Work out how many lines of the material contain the string "else"; the answer is that number only.
((
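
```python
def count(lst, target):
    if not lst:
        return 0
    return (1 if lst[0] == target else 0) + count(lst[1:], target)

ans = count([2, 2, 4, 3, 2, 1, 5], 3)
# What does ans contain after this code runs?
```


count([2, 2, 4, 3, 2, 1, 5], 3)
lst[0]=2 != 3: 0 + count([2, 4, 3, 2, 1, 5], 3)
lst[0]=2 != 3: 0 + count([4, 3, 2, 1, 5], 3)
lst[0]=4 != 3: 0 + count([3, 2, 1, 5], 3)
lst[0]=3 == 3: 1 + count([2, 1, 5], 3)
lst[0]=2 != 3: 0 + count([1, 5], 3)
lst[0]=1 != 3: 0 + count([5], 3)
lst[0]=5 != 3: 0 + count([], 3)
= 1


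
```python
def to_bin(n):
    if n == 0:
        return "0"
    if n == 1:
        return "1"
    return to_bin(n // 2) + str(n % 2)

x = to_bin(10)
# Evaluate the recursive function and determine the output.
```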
))
((
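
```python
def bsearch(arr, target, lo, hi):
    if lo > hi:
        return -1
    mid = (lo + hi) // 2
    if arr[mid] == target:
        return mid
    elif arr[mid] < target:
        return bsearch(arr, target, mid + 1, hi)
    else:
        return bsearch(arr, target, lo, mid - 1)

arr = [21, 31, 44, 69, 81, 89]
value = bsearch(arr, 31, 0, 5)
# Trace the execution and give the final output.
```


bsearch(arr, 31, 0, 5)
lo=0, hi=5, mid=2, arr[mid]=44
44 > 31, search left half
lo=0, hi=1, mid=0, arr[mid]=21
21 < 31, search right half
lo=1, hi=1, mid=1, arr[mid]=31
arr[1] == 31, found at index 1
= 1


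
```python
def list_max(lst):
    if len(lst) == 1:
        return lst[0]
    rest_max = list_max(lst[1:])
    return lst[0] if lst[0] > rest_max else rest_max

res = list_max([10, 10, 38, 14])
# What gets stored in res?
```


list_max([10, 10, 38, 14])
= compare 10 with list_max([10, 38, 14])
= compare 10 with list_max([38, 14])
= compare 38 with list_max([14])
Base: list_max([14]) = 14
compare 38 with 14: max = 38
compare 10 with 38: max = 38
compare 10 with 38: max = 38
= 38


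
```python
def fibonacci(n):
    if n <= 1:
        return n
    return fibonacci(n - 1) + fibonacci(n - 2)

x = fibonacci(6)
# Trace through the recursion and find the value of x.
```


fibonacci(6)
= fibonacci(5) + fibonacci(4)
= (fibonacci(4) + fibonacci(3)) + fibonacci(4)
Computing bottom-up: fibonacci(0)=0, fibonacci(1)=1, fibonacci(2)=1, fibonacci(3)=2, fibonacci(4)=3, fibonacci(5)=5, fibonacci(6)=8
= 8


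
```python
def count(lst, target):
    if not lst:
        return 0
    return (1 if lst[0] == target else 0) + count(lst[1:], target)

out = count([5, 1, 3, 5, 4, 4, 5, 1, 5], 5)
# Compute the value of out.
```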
))
#### Answer area
4